#### TO DO
Show, from the entries below, every line in which "What" appears.

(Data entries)
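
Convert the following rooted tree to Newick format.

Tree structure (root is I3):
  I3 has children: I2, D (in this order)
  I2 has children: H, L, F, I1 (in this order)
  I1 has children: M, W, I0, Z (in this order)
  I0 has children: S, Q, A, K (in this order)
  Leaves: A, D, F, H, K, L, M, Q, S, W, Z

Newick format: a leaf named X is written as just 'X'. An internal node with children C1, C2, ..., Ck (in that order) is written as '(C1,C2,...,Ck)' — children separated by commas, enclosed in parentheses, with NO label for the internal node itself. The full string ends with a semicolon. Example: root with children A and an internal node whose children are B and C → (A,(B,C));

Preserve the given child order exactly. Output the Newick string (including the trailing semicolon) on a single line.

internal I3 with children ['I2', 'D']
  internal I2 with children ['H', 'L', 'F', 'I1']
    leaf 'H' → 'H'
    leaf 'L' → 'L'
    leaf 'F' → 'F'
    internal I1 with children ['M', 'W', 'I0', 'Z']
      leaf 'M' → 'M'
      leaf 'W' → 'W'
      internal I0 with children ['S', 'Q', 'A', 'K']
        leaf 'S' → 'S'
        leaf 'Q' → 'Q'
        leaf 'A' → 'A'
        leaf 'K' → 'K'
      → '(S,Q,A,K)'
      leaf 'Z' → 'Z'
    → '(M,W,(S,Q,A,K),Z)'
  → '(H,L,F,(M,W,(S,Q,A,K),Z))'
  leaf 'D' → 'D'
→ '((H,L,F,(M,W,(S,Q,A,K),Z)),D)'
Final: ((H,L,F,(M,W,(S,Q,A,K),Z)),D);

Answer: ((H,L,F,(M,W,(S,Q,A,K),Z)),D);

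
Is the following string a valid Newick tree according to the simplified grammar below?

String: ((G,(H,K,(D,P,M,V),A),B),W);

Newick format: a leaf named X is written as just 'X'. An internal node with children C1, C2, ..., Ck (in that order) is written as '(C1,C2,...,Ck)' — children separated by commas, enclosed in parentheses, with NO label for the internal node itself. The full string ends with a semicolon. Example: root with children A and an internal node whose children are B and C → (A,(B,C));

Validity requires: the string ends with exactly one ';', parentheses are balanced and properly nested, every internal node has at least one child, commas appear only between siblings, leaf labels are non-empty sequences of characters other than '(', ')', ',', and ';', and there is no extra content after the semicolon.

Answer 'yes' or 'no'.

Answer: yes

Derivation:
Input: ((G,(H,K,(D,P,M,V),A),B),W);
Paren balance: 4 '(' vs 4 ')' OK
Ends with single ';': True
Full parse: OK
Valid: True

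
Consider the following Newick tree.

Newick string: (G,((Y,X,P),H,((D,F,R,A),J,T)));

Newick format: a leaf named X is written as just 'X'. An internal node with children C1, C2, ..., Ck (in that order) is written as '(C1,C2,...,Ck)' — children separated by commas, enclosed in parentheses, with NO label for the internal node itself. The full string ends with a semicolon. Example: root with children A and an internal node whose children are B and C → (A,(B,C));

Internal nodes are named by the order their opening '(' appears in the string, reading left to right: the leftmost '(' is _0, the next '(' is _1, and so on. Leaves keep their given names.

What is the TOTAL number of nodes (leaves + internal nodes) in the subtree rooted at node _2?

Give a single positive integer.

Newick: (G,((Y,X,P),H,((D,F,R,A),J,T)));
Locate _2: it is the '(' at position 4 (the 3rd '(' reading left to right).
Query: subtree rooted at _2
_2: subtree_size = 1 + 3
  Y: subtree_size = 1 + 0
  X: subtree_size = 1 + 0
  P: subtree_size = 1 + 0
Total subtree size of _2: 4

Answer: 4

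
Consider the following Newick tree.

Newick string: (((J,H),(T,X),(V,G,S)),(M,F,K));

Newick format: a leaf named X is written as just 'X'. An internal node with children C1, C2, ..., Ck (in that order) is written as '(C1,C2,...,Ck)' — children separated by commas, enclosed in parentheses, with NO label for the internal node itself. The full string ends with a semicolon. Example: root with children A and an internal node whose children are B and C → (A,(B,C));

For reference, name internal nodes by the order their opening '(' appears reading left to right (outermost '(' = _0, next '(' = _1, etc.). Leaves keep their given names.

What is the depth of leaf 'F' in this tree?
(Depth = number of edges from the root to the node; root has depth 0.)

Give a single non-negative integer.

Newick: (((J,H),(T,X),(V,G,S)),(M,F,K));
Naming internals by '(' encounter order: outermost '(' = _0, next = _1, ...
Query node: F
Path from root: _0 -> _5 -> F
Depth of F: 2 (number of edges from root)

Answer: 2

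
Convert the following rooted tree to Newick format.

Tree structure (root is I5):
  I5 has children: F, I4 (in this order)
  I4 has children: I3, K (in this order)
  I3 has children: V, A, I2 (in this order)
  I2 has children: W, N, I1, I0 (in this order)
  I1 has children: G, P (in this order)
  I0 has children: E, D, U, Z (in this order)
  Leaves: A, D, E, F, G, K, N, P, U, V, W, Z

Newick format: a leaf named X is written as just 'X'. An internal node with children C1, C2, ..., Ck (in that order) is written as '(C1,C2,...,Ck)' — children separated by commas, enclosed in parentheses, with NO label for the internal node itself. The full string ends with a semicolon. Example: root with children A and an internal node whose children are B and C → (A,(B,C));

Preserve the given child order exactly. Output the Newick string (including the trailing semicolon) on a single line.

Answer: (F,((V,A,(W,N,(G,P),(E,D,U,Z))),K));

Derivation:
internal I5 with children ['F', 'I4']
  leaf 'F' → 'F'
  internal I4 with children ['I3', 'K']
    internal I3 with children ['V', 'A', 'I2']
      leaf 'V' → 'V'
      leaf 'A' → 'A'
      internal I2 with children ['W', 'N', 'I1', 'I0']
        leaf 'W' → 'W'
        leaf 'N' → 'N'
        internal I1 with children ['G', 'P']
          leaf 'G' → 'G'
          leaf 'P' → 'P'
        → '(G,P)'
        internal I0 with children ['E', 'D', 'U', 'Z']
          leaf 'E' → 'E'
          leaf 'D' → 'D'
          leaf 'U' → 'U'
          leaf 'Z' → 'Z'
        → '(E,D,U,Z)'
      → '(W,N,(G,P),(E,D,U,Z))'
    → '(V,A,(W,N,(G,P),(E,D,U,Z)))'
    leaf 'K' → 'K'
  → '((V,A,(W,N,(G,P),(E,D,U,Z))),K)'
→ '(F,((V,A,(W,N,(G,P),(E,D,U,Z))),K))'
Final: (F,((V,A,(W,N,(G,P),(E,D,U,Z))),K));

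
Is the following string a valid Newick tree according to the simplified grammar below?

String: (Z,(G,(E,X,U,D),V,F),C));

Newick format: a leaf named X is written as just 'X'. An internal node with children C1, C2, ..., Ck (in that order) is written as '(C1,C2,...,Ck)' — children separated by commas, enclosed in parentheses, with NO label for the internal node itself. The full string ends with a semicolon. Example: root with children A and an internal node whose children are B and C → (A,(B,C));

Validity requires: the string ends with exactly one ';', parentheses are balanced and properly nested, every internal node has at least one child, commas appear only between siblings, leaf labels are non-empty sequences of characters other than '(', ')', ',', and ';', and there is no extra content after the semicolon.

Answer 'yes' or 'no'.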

---

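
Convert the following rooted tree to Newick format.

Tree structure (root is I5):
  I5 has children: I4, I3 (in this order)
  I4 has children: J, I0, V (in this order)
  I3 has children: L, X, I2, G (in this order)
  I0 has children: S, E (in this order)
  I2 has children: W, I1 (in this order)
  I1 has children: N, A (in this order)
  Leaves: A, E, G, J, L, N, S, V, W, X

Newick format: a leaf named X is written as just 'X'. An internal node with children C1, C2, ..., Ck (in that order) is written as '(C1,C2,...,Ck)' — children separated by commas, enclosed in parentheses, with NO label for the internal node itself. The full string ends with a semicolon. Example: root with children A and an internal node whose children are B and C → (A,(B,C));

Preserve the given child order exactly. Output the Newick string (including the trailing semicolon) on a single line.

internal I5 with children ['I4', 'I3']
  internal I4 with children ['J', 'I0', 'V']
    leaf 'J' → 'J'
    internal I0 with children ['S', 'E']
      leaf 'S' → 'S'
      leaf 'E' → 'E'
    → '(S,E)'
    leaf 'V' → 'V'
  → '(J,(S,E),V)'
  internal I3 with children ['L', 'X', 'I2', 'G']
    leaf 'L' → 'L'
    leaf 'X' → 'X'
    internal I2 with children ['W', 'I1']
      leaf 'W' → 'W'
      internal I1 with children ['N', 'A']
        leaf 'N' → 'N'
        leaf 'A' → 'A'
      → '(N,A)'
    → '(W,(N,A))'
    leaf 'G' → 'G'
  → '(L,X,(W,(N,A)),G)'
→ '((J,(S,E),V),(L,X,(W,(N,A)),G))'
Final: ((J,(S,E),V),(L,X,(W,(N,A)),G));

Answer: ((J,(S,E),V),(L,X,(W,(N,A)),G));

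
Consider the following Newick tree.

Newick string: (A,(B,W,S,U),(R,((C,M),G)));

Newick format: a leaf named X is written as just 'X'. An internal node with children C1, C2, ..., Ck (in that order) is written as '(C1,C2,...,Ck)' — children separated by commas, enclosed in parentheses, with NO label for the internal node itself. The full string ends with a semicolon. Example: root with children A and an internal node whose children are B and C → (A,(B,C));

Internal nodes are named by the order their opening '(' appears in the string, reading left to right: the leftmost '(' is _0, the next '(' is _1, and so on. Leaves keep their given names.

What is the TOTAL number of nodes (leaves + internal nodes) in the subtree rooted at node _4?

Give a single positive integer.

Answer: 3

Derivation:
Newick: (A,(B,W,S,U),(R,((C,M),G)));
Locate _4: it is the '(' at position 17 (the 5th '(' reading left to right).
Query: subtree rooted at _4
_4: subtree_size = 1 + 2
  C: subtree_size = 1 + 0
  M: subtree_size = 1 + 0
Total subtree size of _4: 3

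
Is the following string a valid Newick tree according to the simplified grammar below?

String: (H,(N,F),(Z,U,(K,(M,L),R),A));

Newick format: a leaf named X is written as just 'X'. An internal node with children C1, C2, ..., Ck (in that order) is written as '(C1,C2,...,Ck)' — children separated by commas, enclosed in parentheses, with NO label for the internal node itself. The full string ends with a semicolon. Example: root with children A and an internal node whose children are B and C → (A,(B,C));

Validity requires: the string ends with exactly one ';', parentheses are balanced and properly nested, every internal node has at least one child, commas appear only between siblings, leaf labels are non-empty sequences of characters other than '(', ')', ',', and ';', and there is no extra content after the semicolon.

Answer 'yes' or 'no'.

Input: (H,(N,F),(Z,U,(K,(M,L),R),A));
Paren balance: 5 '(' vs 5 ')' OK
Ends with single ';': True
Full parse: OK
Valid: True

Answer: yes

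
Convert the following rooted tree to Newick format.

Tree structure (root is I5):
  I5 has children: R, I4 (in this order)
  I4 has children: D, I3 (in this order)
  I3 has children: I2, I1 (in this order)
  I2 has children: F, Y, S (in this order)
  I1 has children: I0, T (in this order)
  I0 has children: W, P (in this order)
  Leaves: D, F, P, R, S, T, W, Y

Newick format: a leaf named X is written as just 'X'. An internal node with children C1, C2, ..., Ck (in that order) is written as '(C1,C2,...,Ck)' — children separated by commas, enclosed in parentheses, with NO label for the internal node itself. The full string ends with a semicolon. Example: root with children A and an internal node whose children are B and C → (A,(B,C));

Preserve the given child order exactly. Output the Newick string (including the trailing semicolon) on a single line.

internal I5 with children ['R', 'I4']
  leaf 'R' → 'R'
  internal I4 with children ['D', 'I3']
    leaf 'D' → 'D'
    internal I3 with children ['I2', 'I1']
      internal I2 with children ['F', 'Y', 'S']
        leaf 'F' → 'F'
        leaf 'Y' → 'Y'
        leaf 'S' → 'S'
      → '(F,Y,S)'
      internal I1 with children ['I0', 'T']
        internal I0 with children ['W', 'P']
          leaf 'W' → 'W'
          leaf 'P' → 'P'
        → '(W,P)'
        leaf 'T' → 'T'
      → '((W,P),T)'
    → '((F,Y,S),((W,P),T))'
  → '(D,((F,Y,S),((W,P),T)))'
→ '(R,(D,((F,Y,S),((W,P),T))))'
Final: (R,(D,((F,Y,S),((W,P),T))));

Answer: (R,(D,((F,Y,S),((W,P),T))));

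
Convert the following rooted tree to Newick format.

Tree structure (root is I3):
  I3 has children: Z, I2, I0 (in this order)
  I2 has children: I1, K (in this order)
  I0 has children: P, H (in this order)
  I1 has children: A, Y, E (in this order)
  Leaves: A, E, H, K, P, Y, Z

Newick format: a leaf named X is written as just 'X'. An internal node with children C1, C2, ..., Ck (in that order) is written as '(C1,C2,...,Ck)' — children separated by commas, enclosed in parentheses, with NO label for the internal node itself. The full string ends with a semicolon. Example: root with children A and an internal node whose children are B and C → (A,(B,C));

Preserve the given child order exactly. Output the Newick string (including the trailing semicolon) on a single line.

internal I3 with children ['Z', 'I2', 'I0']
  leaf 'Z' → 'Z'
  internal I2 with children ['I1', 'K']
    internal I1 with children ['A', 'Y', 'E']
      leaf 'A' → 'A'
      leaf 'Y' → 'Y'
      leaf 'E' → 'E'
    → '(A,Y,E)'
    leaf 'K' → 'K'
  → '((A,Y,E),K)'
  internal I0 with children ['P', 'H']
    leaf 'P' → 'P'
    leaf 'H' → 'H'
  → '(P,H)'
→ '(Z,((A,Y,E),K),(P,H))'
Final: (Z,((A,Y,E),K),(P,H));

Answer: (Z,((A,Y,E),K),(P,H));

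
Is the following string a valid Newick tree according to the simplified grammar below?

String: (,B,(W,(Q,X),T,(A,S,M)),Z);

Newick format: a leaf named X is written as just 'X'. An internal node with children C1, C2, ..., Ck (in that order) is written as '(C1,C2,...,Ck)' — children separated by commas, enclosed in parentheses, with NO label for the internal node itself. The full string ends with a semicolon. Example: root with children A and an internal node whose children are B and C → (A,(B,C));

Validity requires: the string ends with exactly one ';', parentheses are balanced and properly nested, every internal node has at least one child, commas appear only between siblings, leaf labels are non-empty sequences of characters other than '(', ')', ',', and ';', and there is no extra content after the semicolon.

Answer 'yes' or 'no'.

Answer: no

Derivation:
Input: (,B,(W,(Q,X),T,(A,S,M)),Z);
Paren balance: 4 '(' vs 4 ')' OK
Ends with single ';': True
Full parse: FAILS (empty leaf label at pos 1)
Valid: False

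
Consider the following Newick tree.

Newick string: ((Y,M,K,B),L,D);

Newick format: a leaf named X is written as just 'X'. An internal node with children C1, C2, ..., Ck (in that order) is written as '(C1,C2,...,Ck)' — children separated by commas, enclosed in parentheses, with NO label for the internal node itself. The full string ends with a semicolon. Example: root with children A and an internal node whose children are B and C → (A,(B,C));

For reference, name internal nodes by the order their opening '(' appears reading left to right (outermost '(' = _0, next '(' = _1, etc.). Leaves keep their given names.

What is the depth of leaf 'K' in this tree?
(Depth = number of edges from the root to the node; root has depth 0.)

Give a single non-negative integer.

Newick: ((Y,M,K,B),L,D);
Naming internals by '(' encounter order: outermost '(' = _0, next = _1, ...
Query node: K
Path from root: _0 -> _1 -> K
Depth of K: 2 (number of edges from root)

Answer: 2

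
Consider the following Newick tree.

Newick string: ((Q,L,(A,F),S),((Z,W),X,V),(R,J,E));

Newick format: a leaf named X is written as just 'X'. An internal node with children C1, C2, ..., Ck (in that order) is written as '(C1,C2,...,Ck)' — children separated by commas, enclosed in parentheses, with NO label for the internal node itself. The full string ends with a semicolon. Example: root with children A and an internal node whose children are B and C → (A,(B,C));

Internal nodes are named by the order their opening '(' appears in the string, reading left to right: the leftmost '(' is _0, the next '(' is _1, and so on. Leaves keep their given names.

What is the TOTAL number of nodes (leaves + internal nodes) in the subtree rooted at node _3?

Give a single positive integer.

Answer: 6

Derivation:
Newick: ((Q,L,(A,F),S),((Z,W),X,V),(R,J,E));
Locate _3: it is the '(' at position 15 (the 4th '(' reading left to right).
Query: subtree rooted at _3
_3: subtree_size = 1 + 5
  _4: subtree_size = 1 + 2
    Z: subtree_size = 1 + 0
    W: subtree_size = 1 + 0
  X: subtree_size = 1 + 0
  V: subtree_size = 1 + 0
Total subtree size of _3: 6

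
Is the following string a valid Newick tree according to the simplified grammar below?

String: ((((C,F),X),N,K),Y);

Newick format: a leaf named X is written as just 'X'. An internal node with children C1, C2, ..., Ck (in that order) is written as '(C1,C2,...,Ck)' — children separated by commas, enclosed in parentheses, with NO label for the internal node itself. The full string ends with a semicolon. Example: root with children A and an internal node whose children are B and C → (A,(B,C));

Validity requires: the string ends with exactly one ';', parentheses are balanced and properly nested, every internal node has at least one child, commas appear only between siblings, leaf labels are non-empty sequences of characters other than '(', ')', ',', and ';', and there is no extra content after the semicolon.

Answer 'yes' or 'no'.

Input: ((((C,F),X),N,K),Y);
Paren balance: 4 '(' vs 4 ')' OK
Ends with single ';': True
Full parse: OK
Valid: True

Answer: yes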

--

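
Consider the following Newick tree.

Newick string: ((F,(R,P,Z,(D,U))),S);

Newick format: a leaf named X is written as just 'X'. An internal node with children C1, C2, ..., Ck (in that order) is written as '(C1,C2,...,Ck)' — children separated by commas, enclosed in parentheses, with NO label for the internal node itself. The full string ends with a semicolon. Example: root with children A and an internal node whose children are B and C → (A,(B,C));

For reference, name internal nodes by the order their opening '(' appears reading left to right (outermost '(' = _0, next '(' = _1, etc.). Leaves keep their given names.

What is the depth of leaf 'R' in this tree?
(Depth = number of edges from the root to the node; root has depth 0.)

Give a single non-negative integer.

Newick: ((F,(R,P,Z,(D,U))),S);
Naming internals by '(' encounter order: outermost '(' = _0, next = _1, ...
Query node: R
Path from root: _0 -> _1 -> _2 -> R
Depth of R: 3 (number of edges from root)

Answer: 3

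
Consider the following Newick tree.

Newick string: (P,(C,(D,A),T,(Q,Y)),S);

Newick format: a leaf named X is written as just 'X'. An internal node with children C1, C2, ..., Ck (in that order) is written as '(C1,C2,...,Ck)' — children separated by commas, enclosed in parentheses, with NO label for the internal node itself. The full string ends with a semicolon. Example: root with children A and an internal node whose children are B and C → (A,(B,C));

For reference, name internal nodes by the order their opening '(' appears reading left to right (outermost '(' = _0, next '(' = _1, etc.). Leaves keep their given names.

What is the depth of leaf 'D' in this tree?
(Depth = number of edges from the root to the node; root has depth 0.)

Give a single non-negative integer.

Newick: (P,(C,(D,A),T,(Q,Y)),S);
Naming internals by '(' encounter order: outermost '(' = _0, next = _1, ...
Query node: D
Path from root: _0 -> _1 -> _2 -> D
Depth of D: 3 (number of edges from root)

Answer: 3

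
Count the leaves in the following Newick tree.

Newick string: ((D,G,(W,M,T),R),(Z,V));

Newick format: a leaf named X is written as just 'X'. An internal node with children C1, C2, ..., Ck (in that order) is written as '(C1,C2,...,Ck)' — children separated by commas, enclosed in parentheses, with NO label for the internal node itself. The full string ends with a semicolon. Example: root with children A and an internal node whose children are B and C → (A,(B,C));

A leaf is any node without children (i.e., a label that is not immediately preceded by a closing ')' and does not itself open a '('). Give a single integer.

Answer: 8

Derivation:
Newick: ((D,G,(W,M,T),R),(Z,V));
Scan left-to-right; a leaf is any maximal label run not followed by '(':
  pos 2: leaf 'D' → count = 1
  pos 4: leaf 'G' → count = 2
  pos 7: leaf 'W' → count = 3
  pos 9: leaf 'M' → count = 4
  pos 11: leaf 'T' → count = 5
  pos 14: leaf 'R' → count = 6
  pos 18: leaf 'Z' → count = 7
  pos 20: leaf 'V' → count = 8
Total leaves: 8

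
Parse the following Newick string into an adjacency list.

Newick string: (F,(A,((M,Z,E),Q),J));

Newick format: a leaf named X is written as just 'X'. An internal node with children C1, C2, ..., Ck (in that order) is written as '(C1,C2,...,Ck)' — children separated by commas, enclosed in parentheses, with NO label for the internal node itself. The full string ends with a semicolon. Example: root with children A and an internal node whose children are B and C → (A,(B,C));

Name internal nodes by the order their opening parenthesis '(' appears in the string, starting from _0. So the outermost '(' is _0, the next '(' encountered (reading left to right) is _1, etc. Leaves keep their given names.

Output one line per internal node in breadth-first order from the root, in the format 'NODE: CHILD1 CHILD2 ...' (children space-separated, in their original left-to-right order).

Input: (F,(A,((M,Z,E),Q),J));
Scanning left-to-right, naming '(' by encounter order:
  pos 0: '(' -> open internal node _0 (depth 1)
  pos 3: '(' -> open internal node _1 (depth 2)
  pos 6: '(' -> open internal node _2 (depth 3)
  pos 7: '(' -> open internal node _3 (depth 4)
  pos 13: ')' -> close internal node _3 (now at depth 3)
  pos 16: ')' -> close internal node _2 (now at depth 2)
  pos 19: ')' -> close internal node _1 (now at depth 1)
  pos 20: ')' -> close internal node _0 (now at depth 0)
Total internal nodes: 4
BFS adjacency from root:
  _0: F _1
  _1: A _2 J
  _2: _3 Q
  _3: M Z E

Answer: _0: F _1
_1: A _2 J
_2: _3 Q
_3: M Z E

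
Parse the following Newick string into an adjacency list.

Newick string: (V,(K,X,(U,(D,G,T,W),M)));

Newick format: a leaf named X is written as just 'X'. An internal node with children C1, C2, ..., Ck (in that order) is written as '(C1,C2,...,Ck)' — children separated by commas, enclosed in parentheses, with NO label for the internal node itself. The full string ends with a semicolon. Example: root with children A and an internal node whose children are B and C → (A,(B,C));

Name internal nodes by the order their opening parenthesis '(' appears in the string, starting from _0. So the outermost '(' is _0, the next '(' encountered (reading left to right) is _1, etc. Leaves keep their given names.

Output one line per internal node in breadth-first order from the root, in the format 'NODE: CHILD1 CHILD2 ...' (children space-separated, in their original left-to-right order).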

#### RESULT
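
What is the TOTAL number of nodes (leaves + internal nodes) in the subtree rooted at node _2?
What is the depth of leaf 'F' in this tree?
What is the TOTAL number of nodes (leaves + internal nodes) in the subtree rooted at node _4?
What is the depth of leaf 'K' in this tree?
What is the TOTAL number of nodes (leaves + internal nodes) in the subtree rooted at node _3?
What is the depth of leaf 'R' in this tree?
What is the depth of leaf 'D' in this tree?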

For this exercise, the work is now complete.